**Task objective:** All of the data must be printed exactly; please include every line.

**Data for the task:**
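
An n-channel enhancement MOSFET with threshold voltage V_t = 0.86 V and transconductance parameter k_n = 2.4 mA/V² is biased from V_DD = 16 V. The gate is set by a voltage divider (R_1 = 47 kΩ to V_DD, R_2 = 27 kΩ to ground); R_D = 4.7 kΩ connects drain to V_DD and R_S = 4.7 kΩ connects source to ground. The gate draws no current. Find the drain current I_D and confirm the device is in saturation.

V_G = V_DD·R_2/(R_1+R_2) = 16×27/74 = 5.84 V.
Assume saturation: I_D = (k_n/2)(V_GS − V_t)² with V_GS = V_G − I_D·R_S = 5.84 − 4.7·I_D.
Substituting gives 26.5·I_D² − 57.2·I_D + 29.7 = 0, with roots I_D = 0.877 or 1.28 mA.
The root I_D = 1.28 mA gives V_GS = -0.172 V ≤ V_t, so take I_D = 0.877 mA.
Then V_GS = 1.71 V and V_DS = V_DD − I_D(R_D+R_S) = 16 − 0.877×9.4 = 7.75 V.
Saturation requires V_DS ≥ V_GS − V_t = 0.855 V; 7.75 ≥ 0.855 ✓.

I_D ≈ 0.88 mA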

**Output of the task:**
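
An n-channel enhancement MOSFET with threshold voltage V_t = 0.86 V and transconductance parameter k_n = 2.4 mA/V² is biased from V_DD = 16 V. The gate is set by a voltage divider (R_1 = 47 kΩ to V_DD, R_2 = 27 kΩ to ground); R_D = 4.7 kΩ connects drain to V_DD and R_S = 4.7 kΩ connects source to ground. The gate draws no current. Find the drain current I_D and confirm the device is in saturation.

V_G = V_DD·R_2/(R_1+R_2) = 16×27/74 = 5.84 V.
Assume saturation: I_D = (k_n/2)(V_GS − V_t)² with V_GS = V_G − I_D·R_S = 5.84 − 4.7·I_D.
Substituting gives 26.5·I_D² − 57.2·I_D + 29.7 = 0, with roots I_D = 0.877 or 1.28 mA.
The root I_D = 1.28 mA gives V_GS = -0.172 V ≤ V_t, so take I_D = 0.877 mA.
Then V_GS = 1.71 V and V_DS = V_DD − I_D(R_D+R_S) = 16 − 0.877×9.4 = 7.75 V.
Saturation requires V_DS ≥ V_GS − V_t = 0.855 V; 7.75 ≥ 0.855 ✓.

I_D ≈ 0.88 mA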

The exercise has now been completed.